YOUR ASSIGNMENT:
Take every line from the entries below that includes the word "DDMM" and copy it.

*** Opening of TASK MATERIAL ***

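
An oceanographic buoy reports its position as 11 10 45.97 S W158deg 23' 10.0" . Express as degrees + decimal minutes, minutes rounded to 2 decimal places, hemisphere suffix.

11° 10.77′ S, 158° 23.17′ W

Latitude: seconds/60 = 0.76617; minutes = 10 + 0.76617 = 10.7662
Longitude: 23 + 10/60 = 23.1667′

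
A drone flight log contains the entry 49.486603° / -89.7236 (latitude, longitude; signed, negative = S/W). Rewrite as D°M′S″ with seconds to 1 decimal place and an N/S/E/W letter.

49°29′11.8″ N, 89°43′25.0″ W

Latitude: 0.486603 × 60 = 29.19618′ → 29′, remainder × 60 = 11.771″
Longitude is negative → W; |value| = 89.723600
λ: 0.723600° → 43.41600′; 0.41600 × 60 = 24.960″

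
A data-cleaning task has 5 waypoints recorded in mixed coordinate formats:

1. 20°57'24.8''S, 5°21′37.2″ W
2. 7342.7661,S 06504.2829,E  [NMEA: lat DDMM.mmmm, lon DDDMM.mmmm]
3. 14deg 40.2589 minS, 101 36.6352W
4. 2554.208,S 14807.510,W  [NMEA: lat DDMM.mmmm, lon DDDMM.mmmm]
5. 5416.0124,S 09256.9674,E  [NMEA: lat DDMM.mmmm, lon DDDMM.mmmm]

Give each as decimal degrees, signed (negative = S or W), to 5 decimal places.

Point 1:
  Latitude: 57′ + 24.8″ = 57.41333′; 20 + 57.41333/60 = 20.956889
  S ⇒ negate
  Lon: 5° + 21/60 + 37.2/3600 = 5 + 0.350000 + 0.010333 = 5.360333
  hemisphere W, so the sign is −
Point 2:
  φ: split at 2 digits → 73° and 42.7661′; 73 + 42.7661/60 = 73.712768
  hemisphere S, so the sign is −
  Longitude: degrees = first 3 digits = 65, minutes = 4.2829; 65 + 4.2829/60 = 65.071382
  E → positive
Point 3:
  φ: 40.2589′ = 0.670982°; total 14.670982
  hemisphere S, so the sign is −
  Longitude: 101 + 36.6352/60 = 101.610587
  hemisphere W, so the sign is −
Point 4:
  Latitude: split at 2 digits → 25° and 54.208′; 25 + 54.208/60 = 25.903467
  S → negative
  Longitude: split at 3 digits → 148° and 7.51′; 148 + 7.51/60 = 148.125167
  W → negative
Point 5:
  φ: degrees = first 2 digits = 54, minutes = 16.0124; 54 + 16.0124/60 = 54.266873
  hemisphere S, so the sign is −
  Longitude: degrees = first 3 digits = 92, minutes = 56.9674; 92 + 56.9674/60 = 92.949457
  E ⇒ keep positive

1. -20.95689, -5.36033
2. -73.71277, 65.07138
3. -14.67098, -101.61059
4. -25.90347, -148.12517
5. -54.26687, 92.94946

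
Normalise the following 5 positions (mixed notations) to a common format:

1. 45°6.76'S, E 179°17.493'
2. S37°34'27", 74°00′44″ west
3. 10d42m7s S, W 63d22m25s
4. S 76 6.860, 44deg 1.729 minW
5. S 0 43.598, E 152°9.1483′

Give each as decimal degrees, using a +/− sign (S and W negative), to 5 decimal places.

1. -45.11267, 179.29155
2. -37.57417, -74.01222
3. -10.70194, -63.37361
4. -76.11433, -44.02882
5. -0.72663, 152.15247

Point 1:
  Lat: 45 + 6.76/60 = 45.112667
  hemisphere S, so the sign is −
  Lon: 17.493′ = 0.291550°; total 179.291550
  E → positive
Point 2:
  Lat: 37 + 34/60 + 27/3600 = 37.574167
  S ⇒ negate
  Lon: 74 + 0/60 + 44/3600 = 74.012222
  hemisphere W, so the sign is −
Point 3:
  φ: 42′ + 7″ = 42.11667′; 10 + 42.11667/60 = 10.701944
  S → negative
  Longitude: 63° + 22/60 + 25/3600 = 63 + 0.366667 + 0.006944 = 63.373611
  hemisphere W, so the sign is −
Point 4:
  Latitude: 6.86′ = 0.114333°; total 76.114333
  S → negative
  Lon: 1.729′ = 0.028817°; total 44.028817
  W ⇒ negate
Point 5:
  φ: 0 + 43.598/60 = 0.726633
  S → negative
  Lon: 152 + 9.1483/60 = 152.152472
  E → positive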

*** Close of TASK MATERIAL ***

TASK SOLUTION:
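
2. 7342.7661,S 06504.2829,E  [NMEA: lat DDMM.mmmm, lon DDDMM.mmmm]
4. 2554.208,S 14807.510,W  [NMEA: lat DDMM.mmmm, lon DDDMM.mmmm]
5. 5416.0124,S 09256.9674,E  [NMEA: lat DDMM.mmmm, lon DDDMM.mmmm]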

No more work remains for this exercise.